* _How to complete this task_
What is needed is a single figure: how many lines of the records below contain the word "Consider".
*** Opening Dataset ***
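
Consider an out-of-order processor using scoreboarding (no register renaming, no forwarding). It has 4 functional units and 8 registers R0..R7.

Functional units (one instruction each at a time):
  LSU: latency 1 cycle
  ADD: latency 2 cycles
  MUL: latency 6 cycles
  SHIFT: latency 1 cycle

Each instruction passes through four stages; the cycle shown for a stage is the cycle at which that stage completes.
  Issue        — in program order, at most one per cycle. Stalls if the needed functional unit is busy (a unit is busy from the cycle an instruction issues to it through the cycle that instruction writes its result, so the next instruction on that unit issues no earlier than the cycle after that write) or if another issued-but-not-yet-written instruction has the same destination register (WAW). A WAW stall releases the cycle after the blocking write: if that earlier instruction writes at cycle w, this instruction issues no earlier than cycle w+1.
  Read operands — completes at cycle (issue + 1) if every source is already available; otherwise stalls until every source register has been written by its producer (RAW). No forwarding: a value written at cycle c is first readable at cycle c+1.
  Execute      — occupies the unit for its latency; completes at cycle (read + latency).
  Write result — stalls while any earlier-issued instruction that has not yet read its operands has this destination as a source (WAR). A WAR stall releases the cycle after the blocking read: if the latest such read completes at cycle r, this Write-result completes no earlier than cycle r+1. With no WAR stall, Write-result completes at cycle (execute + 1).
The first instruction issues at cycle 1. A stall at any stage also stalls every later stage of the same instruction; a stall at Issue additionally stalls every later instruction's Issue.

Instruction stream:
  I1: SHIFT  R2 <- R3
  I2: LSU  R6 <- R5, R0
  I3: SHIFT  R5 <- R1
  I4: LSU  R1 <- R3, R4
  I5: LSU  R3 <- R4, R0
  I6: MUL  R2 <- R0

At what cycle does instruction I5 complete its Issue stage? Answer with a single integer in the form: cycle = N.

cycle = 10

c1: I1 dispatched to SHIFT
c2: I1 operands ready | I2 dispatched to LSU
c3: I1 complete | I2 operands ready
c4: R2←I1 | I2 complete
c5: R6←I2 | I3 dispatched to SHIFT
c6: I3 operands ready | I4 dispatched to LSU
c7: I3 complete | I4 operands ready
c8: R5←I3 | I4 complete
c9: R1←I4
c10: I5 dispatched to LSU
c11: I5 operands ready | I6 dispatched to MUL
c12: I5 complete | I6 operands ready
c13: R3←I5
c18: I6 complete
c19: R2←I6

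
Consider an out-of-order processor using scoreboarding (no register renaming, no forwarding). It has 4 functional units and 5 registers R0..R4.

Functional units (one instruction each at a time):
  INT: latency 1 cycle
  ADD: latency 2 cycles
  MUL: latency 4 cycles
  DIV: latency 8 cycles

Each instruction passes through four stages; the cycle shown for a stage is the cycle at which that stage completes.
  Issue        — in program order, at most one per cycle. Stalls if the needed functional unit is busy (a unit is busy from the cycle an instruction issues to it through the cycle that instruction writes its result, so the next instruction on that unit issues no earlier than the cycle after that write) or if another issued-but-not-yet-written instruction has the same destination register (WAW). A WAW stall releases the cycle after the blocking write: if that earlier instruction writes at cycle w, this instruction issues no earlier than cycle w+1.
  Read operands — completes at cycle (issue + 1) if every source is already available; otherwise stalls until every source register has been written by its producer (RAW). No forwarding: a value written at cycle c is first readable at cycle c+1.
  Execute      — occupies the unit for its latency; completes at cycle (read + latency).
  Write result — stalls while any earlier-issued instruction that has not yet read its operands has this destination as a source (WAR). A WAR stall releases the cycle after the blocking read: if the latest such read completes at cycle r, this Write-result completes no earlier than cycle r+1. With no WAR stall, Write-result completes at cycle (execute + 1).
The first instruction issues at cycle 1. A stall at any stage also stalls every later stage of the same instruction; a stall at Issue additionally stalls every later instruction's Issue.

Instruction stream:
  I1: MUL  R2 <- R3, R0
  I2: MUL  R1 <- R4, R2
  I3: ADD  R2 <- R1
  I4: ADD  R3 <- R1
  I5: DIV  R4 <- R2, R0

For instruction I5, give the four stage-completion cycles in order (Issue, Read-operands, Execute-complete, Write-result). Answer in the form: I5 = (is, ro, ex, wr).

I1 -> (1, 2, 6, 7)
I2 -> (8, 9, 13, 14)  // struct: MUL busy until I1 writes@7
I3 -> (9, 15, 17, 18)  // RAW R1: wait I2 write@14
I4 -> (19, 20, 22, 23)  // struct: ADD busy until I3 writes@18
I5 -> (20, 21, 29, 30)

I5 = (20, 21, 29, 30)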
*** Closing Dataset ***
* _Task answer_
2